WORK TASK: Transcribe the material from its first line onward, ending with the line that contains "Initial row (generation 0): 10111101101" and adding nothing beyond it.

***

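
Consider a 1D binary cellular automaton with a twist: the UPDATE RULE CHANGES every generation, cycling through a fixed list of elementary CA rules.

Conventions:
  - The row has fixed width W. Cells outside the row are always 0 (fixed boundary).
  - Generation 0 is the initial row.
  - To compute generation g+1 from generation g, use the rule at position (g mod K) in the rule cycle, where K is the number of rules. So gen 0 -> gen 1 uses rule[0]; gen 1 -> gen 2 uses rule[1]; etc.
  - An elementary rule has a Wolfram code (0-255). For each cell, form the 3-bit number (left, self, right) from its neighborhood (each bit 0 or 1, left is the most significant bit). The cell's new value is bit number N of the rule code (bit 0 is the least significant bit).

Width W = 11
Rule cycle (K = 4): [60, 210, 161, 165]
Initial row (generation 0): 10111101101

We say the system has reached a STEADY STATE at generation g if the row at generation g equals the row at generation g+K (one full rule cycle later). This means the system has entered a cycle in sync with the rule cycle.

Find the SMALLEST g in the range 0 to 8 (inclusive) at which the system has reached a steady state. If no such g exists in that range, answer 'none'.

Answer: none

Derivation:
Gen 0: 10111101101
Gen 1 (rule 60): 11100011011
Gen 2 (rule 210): 01110101001
Gen 3 (rule 161): 00101010000
Gen 4 (rule 165): 10111110111
Gen 5 (rule 60): 11100001100
Gen 6 (rule 210): 01110010110
Gen 7 (rule 161): 00100001000
Gen 8 (rule 165): 10101101011
Gen 9 (rule 60): 11111011110
Gen 10 (rule 210): 01111001111
Gen 11 (rule 161): 00110000110
Gen 12 (rule 165): 10000110000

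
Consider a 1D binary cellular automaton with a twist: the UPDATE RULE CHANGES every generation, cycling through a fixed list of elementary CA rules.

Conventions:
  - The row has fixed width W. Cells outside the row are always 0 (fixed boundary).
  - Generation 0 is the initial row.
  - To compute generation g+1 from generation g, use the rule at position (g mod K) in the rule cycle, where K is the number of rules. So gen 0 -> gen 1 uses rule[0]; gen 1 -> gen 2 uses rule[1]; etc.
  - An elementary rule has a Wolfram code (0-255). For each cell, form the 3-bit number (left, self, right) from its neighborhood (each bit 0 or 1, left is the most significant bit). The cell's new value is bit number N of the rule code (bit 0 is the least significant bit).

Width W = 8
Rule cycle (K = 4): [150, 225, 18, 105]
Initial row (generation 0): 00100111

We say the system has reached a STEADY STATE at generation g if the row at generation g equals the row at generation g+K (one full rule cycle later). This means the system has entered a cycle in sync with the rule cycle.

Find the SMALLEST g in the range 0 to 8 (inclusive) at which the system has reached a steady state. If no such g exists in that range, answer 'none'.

Answer: 3

Derivation:
Gen 0: 00100111
Gen 1 (rule 150): 01111010
Gen 2 (rule 225): 00111100
Gen 3 (rule 18): 01000010
Gen 4 (rule 105): 00011000
Gen 5 (rule 150): 00100100
Gen 6 (rule 225): 10000001
Gen 7 (rule 18): 01000010
Gen 8 (rule 105): 00011000
Gen 9 (rule 150): 00100100
Gen 10 (rule 225): 10000001
Gen 11 (rule 18): 01000010
Gen 12 (rule 105): 00011000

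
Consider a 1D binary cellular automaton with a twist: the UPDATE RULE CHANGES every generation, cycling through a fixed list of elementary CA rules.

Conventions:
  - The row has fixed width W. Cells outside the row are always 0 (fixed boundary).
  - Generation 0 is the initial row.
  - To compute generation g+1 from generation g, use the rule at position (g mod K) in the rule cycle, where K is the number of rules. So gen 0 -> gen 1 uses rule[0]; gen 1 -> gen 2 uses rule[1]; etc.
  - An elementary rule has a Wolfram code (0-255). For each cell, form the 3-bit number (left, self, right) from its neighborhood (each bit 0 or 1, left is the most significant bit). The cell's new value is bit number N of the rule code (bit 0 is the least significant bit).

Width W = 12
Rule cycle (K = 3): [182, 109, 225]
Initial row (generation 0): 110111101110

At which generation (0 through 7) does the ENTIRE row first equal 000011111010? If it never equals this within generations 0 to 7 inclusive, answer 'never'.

Answer: never

Derivation:
Gen 0: 110111101110
Gen 1 (rule 182): 001011010101
Gen 2 (rule 109): 101111111111
Gen 3 (rule 225): 010111111111
Gen 4 (rule 182): 111011111110
Gen 5 (rule 109): 101110000010
Gen 6 (rule 225): 010110111000
Gen 7 (rule 182): 111001010100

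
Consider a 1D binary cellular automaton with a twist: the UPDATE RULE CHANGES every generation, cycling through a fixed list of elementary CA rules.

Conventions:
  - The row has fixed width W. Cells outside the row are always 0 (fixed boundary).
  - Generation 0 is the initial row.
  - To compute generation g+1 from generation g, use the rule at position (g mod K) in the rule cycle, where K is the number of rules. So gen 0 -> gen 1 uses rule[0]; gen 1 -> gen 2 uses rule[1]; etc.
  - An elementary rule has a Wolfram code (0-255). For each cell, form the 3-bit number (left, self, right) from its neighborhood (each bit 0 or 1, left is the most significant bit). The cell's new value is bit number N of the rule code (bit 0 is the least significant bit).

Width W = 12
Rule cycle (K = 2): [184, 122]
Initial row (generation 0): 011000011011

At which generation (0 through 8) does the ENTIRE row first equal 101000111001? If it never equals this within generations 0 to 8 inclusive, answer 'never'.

Answer: never

Derivation:
Gen 0: 011000011011
Gen 1 (rule 184): 010100010110
Gen 2 (rule 122): 101010101111
Gen 3 (rule 184): 010101011110
Gen 4 (rule 122): 101010110011
Gen 5 (rule 184): 010101101010
Gen 6 (rule 122): 101011110101
Gen 7 (rule 184): 010111101010
Gen 8 (rule 122): 101100110101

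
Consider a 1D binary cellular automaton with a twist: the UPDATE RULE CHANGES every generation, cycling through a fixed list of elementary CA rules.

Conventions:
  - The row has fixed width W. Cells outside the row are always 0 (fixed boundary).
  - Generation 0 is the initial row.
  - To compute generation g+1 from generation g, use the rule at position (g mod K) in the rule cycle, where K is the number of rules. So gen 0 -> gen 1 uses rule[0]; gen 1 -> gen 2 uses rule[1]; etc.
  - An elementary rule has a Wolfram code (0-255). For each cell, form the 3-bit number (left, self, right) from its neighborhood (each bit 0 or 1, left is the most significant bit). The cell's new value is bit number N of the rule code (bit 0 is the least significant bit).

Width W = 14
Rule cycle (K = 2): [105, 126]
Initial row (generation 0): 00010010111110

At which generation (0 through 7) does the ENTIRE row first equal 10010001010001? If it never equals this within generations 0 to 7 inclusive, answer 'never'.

Gen 0: 00010010111110
Gen 1 (rule 105): 11000001100010
Gen 2 (rule 126): 11100011110111
Gen 3 (rule 105): 10101010011101
Gen 4 (rule 126): 11111111110111
Gen 5 (rule 105): 10000000011101
Gen 6 (rule 126): 11000000110111
Gen 7 (rule 105): 11011110111101

Answer: never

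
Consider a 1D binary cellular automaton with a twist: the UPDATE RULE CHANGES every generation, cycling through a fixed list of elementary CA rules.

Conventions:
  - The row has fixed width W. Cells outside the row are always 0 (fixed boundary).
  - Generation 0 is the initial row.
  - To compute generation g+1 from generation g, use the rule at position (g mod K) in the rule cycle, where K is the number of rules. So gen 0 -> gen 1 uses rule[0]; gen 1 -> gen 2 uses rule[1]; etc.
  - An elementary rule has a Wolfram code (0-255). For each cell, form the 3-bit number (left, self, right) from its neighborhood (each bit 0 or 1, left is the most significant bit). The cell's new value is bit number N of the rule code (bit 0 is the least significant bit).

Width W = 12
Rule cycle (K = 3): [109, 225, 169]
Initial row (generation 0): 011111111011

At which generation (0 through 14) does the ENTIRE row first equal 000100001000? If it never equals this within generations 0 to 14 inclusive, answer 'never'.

Gen 0: 011111111011
Gen 1 (rule 109): 010000001111
Gen 2 (rule 225): 000111100111
Gen 3 (rule 169): 110111000110
Gen 4 (rule 109): 111101010110
Gen 5 (rule 225): 011110101010
Gen 6 (rule 169): 011101010100
Gen 7 (rule 109): 010111111101
Gen 8 (rule 225): 001011111110
Gen 9 (rule 169): 100111111100
Gen 10 (rule 109): 100100000101
Gen 11 (rule 225): 000001110010
Gen 12 (rule 169): 111101100000
Gen 13 (rule 109): 100111101111
Gen 14 (rule 225): 000011110111

Answer: never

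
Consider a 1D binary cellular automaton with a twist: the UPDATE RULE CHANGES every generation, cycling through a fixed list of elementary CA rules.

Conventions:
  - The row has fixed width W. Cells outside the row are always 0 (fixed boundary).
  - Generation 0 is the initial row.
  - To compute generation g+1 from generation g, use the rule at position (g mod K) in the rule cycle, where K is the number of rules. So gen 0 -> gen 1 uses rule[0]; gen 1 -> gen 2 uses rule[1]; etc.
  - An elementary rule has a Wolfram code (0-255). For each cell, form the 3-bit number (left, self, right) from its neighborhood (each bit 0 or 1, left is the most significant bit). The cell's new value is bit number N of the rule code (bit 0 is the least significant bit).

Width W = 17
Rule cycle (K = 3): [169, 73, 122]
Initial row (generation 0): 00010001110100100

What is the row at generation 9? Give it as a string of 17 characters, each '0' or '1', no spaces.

Gen 0: 00010001110100100
Gen 1 (rule 169): 11000101101000001
Gen 2 (rule 73): 11010001100011100
Gen 3 (rule 122): 11101011110110110
Gen 4 (rule 169): 11010111101101100
Gen 5 (rule 73): 11000100101101101
Gen 6 (rule 122): 11101011011111110
Gen 7 (rule 169): 11010110111111100
Gen 8 (rule 73): 11000110100000101
Gen 9 (rule 122): 11101111010001010

Answer: 11101111010001010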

***

WORKED SOLUTION:
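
Consider a 1D binary cellular automaton with a twist: the UPDATE RULE CHANGES every generation, cycling through a fixed list of elementary CA rules.

Conventions:
  - The row has fixed width W. Cells outside the row are always 0 (fixed boundary).
  - Generation 0 is the initial row.
  - To compute generation g+1 from generation g, use the rule at position (g mod K) in the rule cycle, where K is the number of rules. So gen 0 -> gen 1 uses rule[0]; gen 1 -> gen 2 uses rule[1]; etc.
  - An elementary rule has a Wolfram code (0-255). For each cell, form the 3-bit number (left, self, right) from its neighborhood (each bit 0 or 1, left is the most significant bit). The cell's new value is bit number N of the rule code (bit 0 is the least significant bit).

Width W = 11
Rule cycle (K = 4): [60, 210, 161, 165]
Initial row (generation 0): 10111101101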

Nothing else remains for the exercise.